■ Exercise data
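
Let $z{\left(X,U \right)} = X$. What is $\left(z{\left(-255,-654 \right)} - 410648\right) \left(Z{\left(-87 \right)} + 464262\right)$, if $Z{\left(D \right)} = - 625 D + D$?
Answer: $-213073750650$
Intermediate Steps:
$Z{\left(D \right)} = - 624 D$
$\left(z{\left(-255,-654 \right)} - 410648\right) \left(Z{\left(-87 \right)} + 464262\right) = \left(-255 - 410648\right) \left(\left(-624\right) \left(-87\right) + 464262\right) = - 410903 \left(54288 + 464262\right) = \left(-410903\right) 518550 = -213073750650$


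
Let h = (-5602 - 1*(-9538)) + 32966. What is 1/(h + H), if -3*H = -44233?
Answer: 3/154939 ≈ 1.9362e-5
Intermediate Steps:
H = 44233/3 (H = -⅓*(-44233) = 44233/3 ≈ 14744.)
h = 36902 (h = (-5602 + 9538) + 32966 = 3936 + 32966 = 36902)
1/(h + H) = 1/(36902 + 44233/3) = 1/(154939/3) = 3/154939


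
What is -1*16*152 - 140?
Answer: -2572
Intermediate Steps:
-1*16*152 - 140 = -16*152 - 140 = -2432 - 140 = -2572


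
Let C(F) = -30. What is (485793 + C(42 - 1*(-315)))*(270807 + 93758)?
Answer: 177092188095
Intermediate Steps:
(485793 + C(42 - 1*(-315)))*(270807 + 93758) = (485793 - 30)*(270807 + 93758) = 485763*364565 = 177092188095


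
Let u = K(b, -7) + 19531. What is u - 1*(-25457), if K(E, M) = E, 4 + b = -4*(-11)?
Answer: 45028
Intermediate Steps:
b = 40 (b = -4 - 4*(-11) = -4 + 44 = 40)
u = 19571 (u = 40 + 19531 = 19571)
u - 1*(-25457) = 19571 - 1*(-25457) = 19571 + 25457 = 45028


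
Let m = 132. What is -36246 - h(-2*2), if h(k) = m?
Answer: -36378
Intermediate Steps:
h(k) = 132
-36246 - h(-2*2) = -36246 - 1*132 = -36246 - 132 = -36378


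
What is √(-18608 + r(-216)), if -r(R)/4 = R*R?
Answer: 4*I*√12827 ≈ 453.03*I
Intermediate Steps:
r(R) = -4*R² (r(R) = -4*R*R = -4*R²)
√(-18608 + r(-216)) = √(-18608 - 4*(-216)²) = √(-18608 - 4*46656) = √(-18608 - 186624) = √(-205232) = 4*I*√12827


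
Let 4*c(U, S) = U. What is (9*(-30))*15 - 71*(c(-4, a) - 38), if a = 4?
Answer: -1281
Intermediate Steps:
c(U, S) = U/4
(9*(-30))*15 - 71*(c(-4, a) - 38) = (9*(-30))*15 - 71*((¼)*(-4) - 38) = -270*15 - 71*(-1 - 38) = -4050 - 71*(-39) = -4050 - 1*(-2769) = -4050 + 2769 = -1281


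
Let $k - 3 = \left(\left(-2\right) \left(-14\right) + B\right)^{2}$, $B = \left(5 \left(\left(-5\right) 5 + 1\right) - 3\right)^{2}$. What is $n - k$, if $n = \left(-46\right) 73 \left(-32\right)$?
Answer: $-229627196$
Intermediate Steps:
$n = 107456$ ($n = \left(-3358\right) \left(-32\right) = 107456$)
$B = 15129$ ($B = \left(5 \left(-25 + 1\right) - 3\right)^{2} = \left(5 \left(-24\right) - 3\right)^{2} = \left(-120 - 3\right)^{2} = \left(-123\right)^{2} = 15129$)
$k = 229734652$ ($k = 3 + \left(\left(-2\right) \left(-14\right) + 15129\right)^{2} = 3 + \left(28 + 15129\right)^{2} = 3 + 15157^{2} = 3 + 229734649 = 229734652$)
$n - k = 107456 - 229734652 = -229627196$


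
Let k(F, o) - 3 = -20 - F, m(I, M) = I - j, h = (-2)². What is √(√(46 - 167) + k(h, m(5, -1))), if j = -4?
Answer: √(-21 + 11*I) ≈ 1.1633 + 4.7279*I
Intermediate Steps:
h = 4
m(I, M) = 4 + I (m(I, M) = I - 1*(-4) = I + 4 = 4 + I)
k(F, o) = -17 - F (k(F, o) = 3 + (-20 - F) = -17 - F)
√(√(46 - 167) + k(h, m(5, -1))) = √(√(46 - 167) + (-17 - 1*4)) = √(√(-121) + (-17 - 4)) = √(11*I - 21) = √(-21 + 11*I)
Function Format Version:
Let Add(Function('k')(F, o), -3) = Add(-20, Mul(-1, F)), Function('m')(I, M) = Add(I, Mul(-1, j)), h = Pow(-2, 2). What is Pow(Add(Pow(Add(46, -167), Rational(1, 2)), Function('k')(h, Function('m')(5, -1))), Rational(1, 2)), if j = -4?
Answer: Pow(Add(-21, Mul(11, I)), Rational(1, 2)) ≈ Add(1.1633, Mul(4.7279, I))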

■ Exercise
Please output exactly the lines between the one holding "Let u = K(b, -7)" and the one holding "Answer: 45028" in the records above, inclusive, and nothing more.

■ Exercise result
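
Let u = K(b, -7) + 19531. What is u - 1*(-25457), if K(E, M) = E, 4 + b = -4*(-11)?
Answer: 45028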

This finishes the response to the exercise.